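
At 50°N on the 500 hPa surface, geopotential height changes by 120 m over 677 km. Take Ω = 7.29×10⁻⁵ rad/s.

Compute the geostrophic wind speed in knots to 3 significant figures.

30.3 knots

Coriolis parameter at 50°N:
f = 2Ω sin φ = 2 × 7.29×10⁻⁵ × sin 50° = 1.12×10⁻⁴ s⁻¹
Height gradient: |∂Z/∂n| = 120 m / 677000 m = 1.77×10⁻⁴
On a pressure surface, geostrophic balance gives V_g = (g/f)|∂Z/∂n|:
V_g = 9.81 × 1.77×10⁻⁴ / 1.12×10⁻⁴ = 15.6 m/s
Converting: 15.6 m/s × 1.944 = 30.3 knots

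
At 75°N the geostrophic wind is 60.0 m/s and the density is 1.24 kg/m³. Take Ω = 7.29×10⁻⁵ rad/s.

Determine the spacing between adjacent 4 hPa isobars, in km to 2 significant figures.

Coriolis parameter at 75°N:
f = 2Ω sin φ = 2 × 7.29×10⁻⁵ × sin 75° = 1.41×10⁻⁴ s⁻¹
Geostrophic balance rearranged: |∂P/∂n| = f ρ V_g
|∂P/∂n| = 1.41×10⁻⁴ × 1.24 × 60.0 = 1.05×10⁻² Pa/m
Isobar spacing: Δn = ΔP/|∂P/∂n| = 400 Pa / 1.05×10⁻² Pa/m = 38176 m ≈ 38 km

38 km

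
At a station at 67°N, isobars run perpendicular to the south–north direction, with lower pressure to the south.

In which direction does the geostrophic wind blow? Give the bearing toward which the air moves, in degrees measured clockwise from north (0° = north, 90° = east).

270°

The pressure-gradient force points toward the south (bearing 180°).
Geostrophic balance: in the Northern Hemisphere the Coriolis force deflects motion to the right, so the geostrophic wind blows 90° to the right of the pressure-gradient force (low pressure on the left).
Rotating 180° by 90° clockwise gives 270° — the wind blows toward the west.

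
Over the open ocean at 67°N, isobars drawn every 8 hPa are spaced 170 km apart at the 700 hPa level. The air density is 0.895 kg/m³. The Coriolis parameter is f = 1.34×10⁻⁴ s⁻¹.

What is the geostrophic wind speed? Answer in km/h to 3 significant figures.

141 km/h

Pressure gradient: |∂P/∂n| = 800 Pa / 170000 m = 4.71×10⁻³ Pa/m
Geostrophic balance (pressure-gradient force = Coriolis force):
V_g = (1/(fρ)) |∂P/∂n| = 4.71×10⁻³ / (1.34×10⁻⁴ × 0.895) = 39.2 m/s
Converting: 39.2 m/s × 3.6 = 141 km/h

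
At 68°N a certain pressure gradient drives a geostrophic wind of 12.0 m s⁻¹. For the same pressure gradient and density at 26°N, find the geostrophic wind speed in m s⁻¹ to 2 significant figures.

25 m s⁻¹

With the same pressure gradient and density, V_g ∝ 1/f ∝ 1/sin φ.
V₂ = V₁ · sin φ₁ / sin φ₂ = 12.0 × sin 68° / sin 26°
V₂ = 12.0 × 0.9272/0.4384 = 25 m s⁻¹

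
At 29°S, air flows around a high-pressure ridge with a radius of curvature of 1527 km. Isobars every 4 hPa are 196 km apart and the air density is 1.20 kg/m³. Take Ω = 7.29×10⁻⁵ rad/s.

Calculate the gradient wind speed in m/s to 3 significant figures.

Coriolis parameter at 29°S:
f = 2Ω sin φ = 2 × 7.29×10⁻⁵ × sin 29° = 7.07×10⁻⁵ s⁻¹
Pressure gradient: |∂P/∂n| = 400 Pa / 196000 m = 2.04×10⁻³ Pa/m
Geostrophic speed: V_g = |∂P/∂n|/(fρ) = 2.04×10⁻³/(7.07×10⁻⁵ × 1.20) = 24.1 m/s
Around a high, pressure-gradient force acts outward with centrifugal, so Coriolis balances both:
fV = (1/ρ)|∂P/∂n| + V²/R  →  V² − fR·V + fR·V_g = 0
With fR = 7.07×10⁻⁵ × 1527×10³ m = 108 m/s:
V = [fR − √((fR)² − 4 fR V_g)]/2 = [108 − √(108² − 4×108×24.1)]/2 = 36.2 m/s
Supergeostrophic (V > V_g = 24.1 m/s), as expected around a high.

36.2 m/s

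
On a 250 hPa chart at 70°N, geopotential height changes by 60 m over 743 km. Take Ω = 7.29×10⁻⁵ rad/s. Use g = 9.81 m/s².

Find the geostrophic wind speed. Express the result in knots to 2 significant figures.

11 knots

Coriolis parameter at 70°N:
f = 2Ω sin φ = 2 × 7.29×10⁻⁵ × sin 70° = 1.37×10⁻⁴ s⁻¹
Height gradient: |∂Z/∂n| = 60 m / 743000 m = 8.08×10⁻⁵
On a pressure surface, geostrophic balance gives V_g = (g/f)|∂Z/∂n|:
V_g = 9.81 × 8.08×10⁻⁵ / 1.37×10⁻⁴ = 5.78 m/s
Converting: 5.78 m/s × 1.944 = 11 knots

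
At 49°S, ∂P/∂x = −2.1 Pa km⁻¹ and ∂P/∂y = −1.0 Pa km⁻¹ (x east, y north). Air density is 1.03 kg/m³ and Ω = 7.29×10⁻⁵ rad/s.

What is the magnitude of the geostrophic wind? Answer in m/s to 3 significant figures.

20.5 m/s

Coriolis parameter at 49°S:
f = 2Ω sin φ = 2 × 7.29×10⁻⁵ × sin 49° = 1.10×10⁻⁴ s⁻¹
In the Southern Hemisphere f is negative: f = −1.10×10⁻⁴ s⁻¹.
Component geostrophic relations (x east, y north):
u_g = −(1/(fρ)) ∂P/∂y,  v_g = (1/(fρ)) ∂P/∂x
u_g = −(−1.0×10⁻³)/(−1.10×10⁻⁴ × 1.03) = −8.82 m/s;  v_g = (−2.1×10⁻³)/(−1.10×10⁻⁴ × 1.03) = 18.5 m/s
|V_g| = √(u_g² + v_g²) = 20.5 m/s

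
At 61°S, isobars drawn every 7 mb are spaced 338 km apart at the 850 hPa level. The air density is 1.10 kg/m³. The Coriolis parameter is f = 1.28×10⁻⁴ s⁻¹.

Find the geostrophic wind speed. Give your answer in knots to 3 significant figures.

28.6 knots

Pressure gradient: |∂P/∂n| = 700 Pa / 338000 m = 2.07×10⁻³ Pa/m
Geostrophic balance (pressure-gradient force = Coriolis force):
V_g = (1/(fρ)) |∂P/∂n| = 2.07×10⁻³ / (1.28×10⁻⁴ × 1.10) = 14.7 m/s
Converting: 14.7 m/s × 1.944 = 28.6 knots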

What you will do:
Output the records once more, exactly as they stand.

Exercise response:
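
At 50°N on the 500 hPa surface, geopotential height changes by 120 m over 677 km. Take Ω = 7.29×10⁻⁵ rad/s.

Compute the geostrophic wind speed in knots to 3 significant figures.

30.3 knots

Coriolis parameter at 50°N:
f = 2Ω sin φ = 2 × 7.29×10⁻⁵ × sin 50° = 1.12×10⁻⁴ s⁻¹
Height gradient: |∂Z/∂n| = 120 m / 677000 m = 1.77×10⁻⁴
On a pressure surface, geostrophic balance gives V_g = (g/f)|∂Z/∂n|:
V_g = 9.81 × 1.77×10⁻⁴ / 1.12×10⁻⁴ = 15.6 m/s
Converting: 15.6 m/s × 1.944 = 30.3 knots

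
At 75°N the geostrophic wind is 60.0 m/s and the density is 1.24 kg/m³. Take Ω = 7.29×10⁻⁵ rad/s.

Determine the spacing between adjacent 4 hPa isobars, in km to 2 significant figures.

Coriolis parameter at 75°N:
f = 2Ω sin φ = 2 × 7.29×10⁻⁵ × sin 75° = 1.41×10⁻⁴ s⁻¹
Geostrophic balance rearranged: |∂P/∂n| = f ρ V_g
|∂P/∂n| = 1.41×10⁻⁴ × 1.24 × 60.0 = 1.05×10⁻² Pa/m
Isobar spacing: Δn = ΔP/|∂P/∂n| = 400 Pa / 1.05×10⁻² Pa/m = 38176 m ≈ 38 km

38 km

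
At a station at 67°N, isobars run perpendicular to the south–north direction, with lower pressure to the south.

In which direction does the geostrophic wind blow? Give the bearing toward which the air moves, in degrees measured clockwise from north (0° = north, 90° = east).

270°

The pressure-gradient force points toward the south (bearing 180°).
Geostrophic balance: in the Northern Hemisphere the Coriolis force deflects motion to the right, so the geostrophic wind blows 90° to the right of the pressure-gradient force (low pressure on the left).
Rotating 180° by 90° clockwise gives 270° — the wind blows toward the west.

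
Over the open ocean at 67°N, isobars drawn every 8 hPa are spaced 170 km apart at the 700 hPa level. The air density is 0.895 kg/m³. The Coriolis parameter is f = 1.34×10⁻⁴ s⁻¹.

What is the geostrophic wind speed? Answer in km/h to 3 significant figures.

141 km/h

Pressure gradient: |∂P/∂n| = 800 Pa / 170000 m = 4.71×10⁻³ Pa/m
Geostrophic balance (pressure-gradient force = Coriolis force):
V_g = (1/(fρ)) |∂P/∂n| = 4.71×10⁻³ / (1.34×10⁻⁴ × 0.895) = 39.2 m/s
Converting: 39.2 m/s × 3.6 = 141 km/h

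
At 68°N a certain pressure gradient drives a geostrophic wind of 12.0 m s⁻¹. For the same pressure gradient and density at 26°N, find the geostrophic wind speed in m s⁻¹ to 2 significant figures.

25 m s⁻¹

With the same pressure gradient and density, V_g ∝ 1/f ∝ 1/sin φ.
V₂ = V₁ · sin φ₁ / sin φ₂ = 12.0 × sin 68° / sin 26°
V₂ = 12.0 × 0.9272/0.4384 = 25 m s⁻¹

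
At 29°S, air flows around a high-pressure ridge with a radius of curvature of 1527 km. Isobars every 4 hPa are 196 km apart and the air density is 1.20 kg/m³. Take Ω = 7.29×10⁻⁵ rad/s.

Calculate the gradient wind speed in m/s to 3 significant figures.

Coriolis parameter at 29°S:
f = 2Ω sin φ = 2 × 7.29×10⁻⁵ × sin 29° = 7.07×10⁻⁵ s⁻¹
Pressure gradient: |∂P/∂n| = 400 Pa / 196000 m = 2.04×10⁻³ Pa/m
Geostrophic speed: V_g = |∂P/∂n|/(fρ) = 2.04×10⁻³/(7.07×10⁻⁵ × 1.20) = 24.1 m/s
Around a high, pressure-gradient force acts outward with centrifugal, so Coriolis balances both:
fV = (1/ρ)|∂P/∂n| + V²/R  →  V² − fR·V + fR·V_g = 0
With fR = 7.07×10⁻⁵ × 1527×10³ m = 108 m/s:
V = [fR − √((fR)² − 4 fR V_g)]/2 = [108 − √(108² − 4×108×24.1)]/2 = 36.2 m/s
Supergeostrophic (V > V_g = 24.1 m/s), as expected around a high.

36.2 m/s

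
On a 250 hPa chart at 70°N, geopotential height changes by 60 m over 743 km. Take Ω = 7.29×10⁻⁵ rad/s. Use g = 9.81 m/s².

Find the geostrophic wind speed. Express the result in knots to 2 significant figures.

11 knots

Coriolis parameter at 70°N:
f = 2Ω sin φ = 2 × 7.29×10⁻⁵ × sin 70° = 1.37×10⁻⁴ s⁻¹
Height gradient: |∂Z/∂n| = 60 m / 743000 m = 8.08×10⁻⁵
On a pressure surface, geostrophic balance gives V_g = (g/f)|∂Z/∂n|:
V_g = 9.81 × 8.08×10⁻⁵ / 1.37×10⁻⁴ = 5.78 m/s
Converting: 5.78 m/s × 1.944 = 11 knots

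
At 49°S, ∂P/∂x = −2.1 Pa km⁻¹ and ∂P/∂y = −1.0 Pa km⁻¹ (x east, y north). Air density is 1.03 kg/m³ and Ω = 7.29×10⁻⁵ rad/s.

What is the magnitude of the geostrophic wind? Answer in m/s to 3 significant figures.

20.5 m/s

Coriolis parameter at 49°S:
f = 2Ω sin φ = 2 × 7.29×10⁻⁵ × sin 49° = 1.10×10⁻⁴ s⁻¹
In the Southern Hemisphere f is negative: f = −1.10×10⁻⁴ s⁻¹.
Component geostrophic relations (x east, y north):
u_g = −(1/(fρ)) ∂P/∂y,  v_g = (1/(fρ)) ∂P/∂x
u_g = −(−1.0×10⁻³)/(−1.10×10⁻⁴ × 1.03) = −8.82 m/s;  v_g = (−2.1×10⁻³)/(−1.10×10⁻⁴ × 1.03) = 18.5 m/s
|V_g| = √(u_g² + v_g²) = 20.5 m/s

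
At 61°S, isobars drawn every 7 mb are spaced 338 km apart at the 850 hPa level. The air density is 1.10 kg/m³. The Coriolis parameter is f = 1.28×10⁻⁴ s⁻¹.

Find the geostrophic wind speed. Give your answer in knots to 3 significant figures.

28.6 knots

Pressure gradient: |∂P/∂n| = 700 Pa / 338000 m = 2.07×10⁻³ Pa/m
Geostrophic balance (pressure-gradient force = Coriolis force):
V_g = (1/(fρ)) |∂P/∂n| = 2.07×10⁻³ / (1.28×10⁻⁴ × 1.10) = 14.7 m/s
Converting: 14.7 m/s × 1.944 = 28.6 knots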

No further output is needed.